- WHAT THE TASK ASKS -
Go to the line below containing "Answer: 1967263/8 ≈ 2.4591e+5" and print exactly from there through the line containing "Answer: sqrt(1598)/2 ≈ 19.987", both included. Print nothing else.
- - - -
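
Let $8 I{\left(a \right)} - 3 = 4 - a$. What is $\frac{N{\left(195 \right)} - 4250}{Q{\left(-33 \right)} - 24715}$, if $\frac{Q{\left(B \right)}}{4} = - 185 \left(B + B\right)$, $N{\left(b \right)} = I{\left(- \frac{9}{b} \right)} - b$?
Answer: $- \frac{1155471}{6272500} \approx -0.18421$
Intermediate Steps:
$I{\left(a \right)} = \frac{7}{8} - \frac{a}{8}$ ($I{\left(a \right)} = \frac{3}{8} + \frac{4 - a}{8} = \frac{3}{8} - \left(- \frac{1}{2} + \frac{a}{8}\right) = \frac{7}{8} - \frac{a}{8}$)
$N{\left(b \right)} = \frac{7}{8} - b + \frac{9}{8 b}$ ($N{\left(b \right)} = \left(\frac{7}{8} - \frac{\left(-9\right) \frac{1}{b}}{8}\right) - b = \left(\frac{7}{8} + \frac{9}{8 b}\right) - b = \frac{7}{8} - b + \frac{9}{8 b}$)
$Q{\left(B \right)} = - 1480 B$ ($Q{\left(B \right)} = 4 \left(- 185 \left(B + B\right)\right) = 4 \left(- 185 \cdot 2 B\right) = 4 \left(- 370 B\right) = - 1480 B$)
$\frac{N{\left(195 \right)} - 4250}{Q{\left(-33 \right)} - 24715} = \frac{\left(\frac{7}{8} - 195 + \frac{9}{8 \cdot 195}\right) - 4250}{\left(-1480\right) \left(-33\right) - 24715} = \frac{\left(\frac{7}{8} - 195 + \frac{9}{8} \cdot \frac{1}{195}\right) - 4250}{48840 - 24715} = \frac{\left(\frac{7}{8} - 195 + \frac{3}{520}\right) - 4250}{24125} = \left(- \frac{50471}{260} - 4250\right) \frac{1}{24125} = \left(- \frac{1155471}{260}\right) \frac{1}{24125} = - \frac{1155471}{6272500}$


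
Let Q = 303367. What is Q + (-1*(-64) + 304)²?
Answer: 438791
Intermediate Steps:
Q + (-1*(-64) + 304)² = 303367 + (-1*(-64) + 304)² = 303367 + (64 + 304)² = 303367 + 368² = 303367 + 135424 = 438791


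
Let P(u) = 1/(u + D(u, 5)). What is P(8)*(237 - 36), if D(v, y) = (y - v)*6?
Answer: -201/10 ≈ -20.100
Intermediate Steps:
D(v, y) = -6*v + 6*y
P(u) = 1/(30 - 5*u) (P(u) = 1/(u + (-6*u + 6*5)) = 1/(u + (-6*u + 30)) = 1/(u + (30 - 6*u)) = 1/(30 - 5*u))
P(8)*(237 - 36) = (-1/(-30 + 5*8))*(237 - 36) = -1/(-30 + 40)*201 = -1/10*201 = -1*⅒*201 = -⅒*201 = -201/10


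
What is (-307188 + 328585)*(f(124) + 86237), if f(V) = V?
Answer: 1847866317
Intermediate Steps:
(-307188 + 328585)*(f(124) + 86237) = (-307188 + 328585)*(124 + 86237) = 21397*86361 = 1847866317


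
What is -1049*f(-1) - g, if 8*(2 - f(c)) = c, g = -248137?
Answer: 1967263/8 ≈ 2.4591e+5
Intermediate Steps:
f(c) = 2 - c/8
-1049*f(-1) - g = -1049*(2 - ⅛*(-1)) - 1*(-248137) = -1049*(2 + ⅛) + 248137 = -1049*17/8 + 248137 = -17833/8 + 248137 = 1967263/8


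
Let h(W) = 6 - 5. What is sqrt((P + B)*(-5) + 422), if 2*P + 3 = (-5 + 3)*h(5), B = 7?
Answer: sqrt(1598)/2 ≈ 19.987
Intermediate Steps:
h(W) = 1
P = -5/2 (P = -3/2 + ((-5 + 3)*1)/2 = -3/2 + (-2*1)/2 = -3/2 + (1/2)*(-2) = -3/2 - 1 = -5/2 ≈ -2.5000)
sqrt((P + B)*(-5) + 422) = sqrt((-5/2 + 7)*(-5) + 422) = sqrt((9/2)*(-5) + 422) = sqrt(-45/2 + 422) = sqrt(799/2) = sqrt(1598)/2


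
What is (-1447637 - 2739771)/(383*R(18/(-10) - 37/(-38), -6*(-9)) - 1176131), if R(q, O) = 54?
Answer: 4187408/1155449 ≈ 3.6241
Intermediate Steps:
(-1447637 - 2739771)/(383*R(18/(-10) - 37/(-38), -6*(-9)) - 1176131) = (-1447637 - 2739771)/(383*54 - 1176131) = -4187408/(20682 - 1176131) = -4187408/(-1155449) = -4187408*(-1/1155449) = 4187408/1155449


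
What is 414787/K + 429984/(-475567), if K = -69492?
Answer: -227139457357/33048101964 ≈ -6.8730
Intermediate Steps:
414787/K + 429984/(-475567) = 414787/(-69492) + 429984/(-475567) = 414787*(-1/69492) + 429984*(-1/475567) = -414787/69492 - 429984/475567 = -227139457357/33048101964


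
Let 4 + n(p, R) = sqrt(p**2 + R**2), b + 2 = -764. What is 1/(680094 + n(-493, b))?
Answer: 136018/92504315659 - sqrt(829805)/462521578295 ≈ 1.4684e-6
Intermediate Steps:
b = -766 (b = -2 - 764 = -766)
n(p, R) = -4 + sqrt(R**2 + p**2) (n(p, R) = -4 + sqrt(p**2 + R**2) = -4 + sqrt(R**2 + p**2))
1/(680094 + n(-493, b)) = 1/(680094 + (-4 + sqrt((-766)**2 + (-493)**2))) = 1/(680094 + (-4 + sqrt(586756 + 243049))) = 1/(680094 + (-4 + sqrt(829805))) = 1/(680090 + sqrt(829805))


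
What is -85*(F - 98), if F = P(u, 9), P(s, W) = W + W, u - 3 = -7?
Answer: 6800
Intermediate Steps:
u = -4 (u = 3 - 7 = -4)
P(s, W) = 2*W
F = 18 (F = 2*9 = 18)
-85*(F - 98) = -85*(18 - 98) = -85*(-80) = 6800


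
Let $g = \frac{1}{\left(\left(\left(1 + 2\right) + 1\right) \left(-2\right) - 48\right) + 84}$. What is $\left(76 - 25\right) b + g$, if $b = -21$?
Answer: $- \frac{29987}{28} \approx -1071.0$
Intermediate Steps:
$g = \frac{1}{28}$ ($g = \frac{1}{\left(\left(3 + 1\right) \left(-2\right) - 48\right) + 84} = \frac{1}{\left(4 \left(-2\right) - 48\right) + 84} = \frac{1}{\left(-8 - 48\right) + 84} = \frac{1}{-56 + 84} = \frac{1}{28} \approx 0.035714$)
$\left(76 - 25\right) b + g = \left(76 - 25\right) \left(-21\right) + \frac{1}{28} = 51 \left(-21\right) + \frac{1}{28} = -1071 + \frac{1}{28} = - \frac{29987}{28}$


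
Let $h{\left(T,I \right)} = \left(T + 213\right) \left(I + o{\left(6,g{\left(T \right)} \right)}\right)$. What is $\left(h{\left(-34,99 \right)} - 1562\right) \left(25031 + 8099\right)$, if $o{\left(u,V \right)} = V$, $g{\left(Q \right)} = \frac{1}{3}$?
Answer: $\frac{1611973280}{3} \approx 5.3732 \cdot 10^{8}$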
- - - -
- ANSWER TO THE EXERCISE -
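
Answer: 1967263/8 ≈ 2.4591e+5
Intermediate Steps:
f(c) = 2 - c/8
-1049*f(-1) - g = -1049*(2 - ⅛*(-1)) - 1*(-248137) = -1049*(2 + ⅛) + 248137 = -1049*17/8 + 248137 = -17833/8 + 248137 = 1967263/8


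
Let h(W) = 6 - 5. What is sqrt((P + B)*(-5) + 422), if 2*P + 3 = (-5 + 3)*h(5), B = 7?
Answer: sqrt(1598)/2 ≈ 19.987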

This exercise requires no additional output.